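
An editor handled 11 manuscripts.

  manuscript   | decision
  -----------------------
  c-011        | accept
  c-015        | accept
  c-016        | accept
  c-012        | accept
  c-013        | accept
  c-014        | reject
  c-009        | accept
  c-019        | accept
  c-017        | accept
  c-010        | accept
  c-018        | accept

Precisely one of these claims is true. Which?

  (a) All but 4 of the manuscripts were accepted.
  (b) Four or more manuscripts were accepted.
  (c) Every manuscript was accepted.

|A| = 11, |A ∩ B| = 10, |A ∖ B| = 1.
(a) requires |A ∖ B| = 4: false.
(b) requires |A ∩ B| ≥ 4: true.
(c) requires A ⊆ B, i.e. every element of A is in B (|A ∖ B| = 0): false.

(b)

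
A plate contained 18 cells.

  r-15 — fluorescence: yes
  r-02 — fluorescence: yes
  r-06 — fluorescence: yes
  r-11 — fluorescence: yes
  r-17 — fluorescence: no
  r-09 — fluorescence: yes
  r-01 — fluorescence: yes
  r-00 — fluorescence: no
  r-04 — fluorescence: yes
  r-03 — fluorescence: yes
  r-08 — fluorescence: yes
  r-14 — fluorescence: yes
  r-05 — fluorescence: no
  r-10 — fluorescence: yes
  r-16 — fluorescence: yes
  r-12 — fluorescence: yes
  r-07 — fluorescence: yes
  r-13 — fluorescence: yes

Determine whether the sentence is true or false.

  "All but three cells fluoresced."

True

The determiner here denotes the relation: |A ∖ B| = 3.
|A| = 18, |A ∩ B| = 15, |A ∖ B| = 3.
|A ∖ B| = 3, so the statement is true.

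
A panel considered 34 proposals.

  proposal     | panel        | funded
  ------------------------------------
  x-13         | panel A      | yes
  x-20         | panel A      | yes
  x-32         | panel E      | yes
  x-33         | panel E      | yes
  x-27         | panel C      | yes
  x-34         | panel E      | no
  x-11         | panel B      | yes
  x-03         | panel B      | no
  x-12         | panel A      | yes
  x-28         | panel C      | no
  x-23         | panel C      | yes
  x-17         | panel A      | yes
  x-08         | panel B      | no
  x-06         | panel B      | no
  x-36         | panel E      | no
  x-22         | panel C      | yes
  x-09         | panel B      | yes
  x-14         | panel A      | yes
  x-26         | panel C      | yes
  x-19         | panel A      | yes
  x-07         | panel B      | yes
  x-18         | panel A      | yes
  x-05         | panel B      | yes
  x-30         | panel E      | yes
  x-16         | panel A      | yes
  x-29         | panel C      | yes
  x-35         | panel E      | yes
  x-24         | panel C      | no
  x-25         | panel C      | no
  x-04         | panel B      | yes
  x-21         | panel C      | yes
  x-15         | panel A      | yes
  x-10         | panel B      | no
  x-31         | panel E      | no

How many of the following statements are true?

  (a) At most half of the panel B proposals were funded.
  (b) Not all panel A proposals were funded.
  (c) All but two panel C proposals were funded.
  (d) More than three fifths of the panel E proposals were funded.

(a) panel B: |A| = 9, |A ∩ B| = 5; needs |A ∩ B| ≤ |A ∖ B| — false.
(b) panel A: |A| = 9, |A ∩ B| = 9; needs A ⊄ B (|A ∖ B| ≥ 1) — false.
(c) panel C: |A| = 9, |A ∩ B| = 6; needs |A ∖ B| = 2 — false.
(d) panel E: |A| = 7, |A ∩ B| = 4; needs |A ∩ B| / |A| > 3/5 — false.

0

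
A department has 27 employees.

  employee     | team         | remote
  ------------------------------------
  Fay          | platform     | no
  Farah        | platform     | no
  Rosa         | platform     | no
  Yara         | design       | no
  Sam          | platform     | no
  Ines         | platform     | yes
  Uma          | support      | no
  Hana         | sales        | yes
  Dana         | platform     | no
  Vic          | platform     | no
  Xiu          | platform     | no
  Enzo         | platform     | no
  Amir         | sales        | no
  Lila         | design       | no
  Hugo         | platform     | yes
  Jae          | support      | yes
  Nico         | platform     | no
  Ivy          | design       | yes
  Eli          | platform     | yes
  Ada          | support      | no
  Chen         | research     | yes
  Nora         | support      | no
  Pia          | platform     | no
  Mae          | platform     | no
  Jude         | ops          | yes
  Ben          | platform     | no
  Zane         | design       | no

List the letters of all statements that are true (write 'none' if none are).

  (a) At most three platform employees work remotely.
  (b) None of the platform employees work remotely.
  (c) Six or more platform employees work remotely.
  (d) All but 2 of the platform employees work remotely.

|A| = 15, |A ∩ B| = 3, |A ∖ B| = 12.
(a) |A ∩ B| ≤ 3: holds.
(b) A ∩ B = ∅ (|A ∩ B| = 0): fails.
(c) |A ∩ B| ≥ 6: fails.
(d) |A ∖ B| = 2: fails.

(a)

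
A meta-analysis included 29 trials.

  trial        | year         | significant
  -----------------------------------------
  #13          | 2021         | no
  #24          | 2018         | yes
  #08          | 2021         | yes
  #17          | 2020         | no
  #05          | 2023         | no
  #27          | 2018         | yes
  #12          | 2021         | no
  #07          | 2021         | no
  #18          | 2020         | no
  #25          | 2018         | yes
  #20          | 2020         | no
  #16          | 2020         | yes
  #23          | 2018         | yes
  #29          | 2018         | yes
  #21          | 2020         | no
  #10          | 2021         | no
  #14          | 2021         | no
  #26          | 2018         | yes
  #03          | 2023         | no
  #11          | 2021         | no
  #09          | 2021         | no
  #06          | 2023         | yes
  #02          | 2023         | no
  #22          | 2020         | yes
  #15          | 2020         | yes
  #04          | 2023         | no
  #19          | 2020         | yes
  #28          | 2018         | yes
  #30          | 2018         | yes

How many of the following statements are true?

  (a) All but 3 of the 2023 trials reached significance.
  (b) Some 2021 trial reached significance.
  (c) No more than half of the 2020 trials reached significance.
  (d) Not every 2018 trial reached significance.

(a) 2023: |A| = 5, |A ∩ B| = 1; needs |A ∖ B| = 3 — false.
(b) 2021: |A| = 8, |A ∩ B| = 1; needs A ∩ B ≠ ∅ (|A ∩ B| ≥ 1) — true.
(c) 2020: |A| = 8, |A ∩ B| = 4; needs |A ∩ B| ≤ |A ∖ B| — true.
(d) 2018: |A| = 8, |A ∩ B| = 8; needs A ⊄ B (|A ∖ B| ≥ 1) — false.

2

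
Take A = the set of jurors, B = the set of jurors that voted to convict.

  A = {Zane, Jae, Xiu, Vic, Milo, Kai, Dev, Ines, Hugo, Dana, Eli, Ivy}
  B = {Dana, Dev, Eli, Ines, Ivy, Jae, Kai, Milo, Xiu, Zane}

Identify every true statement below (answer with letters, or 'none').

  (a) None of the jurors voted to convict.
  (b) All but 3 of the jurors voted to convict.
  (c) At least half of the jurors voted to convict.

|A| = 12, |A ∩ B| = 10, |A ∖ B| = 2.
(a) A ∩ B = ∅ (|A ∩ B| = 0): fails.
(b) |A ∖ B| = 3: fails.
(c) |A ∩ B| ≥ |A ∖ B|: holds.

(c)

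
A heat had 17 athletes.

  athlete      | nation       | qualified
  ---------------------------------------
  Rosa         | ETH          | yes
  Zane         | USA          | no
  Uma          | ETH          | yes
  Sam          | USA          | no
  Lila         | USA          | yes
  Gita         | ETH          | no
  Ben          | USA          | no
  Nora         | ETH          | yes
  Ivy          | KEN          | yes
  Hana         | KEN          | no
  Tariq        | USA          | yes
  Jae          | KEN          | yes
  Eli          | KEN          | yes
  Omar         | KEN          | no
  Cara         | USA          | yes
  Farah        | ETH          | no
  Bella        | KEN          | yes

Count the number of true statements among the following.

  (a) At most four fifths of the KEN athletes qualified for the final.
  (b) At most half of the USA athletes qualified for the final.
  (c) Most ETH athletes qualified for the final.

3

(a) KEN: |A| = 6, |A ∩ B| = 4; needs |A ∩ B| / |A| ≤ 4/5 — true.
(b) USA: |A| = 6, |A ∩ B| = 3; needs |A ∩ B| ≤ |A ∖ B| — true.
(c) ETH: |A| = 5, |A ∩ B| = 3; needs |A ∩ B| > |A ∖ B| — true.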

• • • • • • •

- _Task description_
From the records above, reproduce exactly the lines from the one with "(c) Six or more" to the one with "(c) No more", both included, and no others.

- _Answer to this task_
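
  (c) Six or more platform employees work remotely.
  (d) All but 2 of the platform employees work remotely.

|A| = 15, |A ∩ B| = 3, |A ∖ B| = 12.
(a) |A ∩ B| ≤ 3: holds.
(b) A ∩ B = ∅ (|A ∩ B| = 0): fails.
(c) |A ∩ B| ≥ 6: fails.
(d) |A ∖ B| = 2: fails.

(a)

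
A meta-analysis included 29 trials.

  trial        | year         | significant
  -----------------------------------------
  #13          | 2021         | no
  #24          | 2018         | yes
  #08          | 2021         | yes
  #17          | 2020         | no
  #05          | 2023         | no
  #27          | 2018         | yes
  #12          | 2021         | no
  #07          | 2021         | no
  #18          | 2020         | no
  #25          | 2018         | yes
  #20          | 2020         | no
  #16          | 2020         | yes
  #23          | 2018         | yes
  #29          | 2018         | yes
  #21          | 2020         | no
  #10          | 2021         | no
  #14          | 2021         | no
  #26          | 2018         | yes
  #03          | 2023         | no
  #11          | 2021         | no
  #09          | 2021         | no
  #06          | 2023         | yes
  #02          | 2023         | no
  #22          | 2020         | yes
  #15          | 2020         | yes
  #04          | 2023         | no
  #19          | 2020         | yes
  #28          | 2018         | yes
  #30          | 2018         | yes

How many of the following statements are true?

  (a) All but 3 of the 2023 trials reached significance.
  (b) Some 2021 trial reached significance.
  (c) No more than half of the 2020 trials reached significance.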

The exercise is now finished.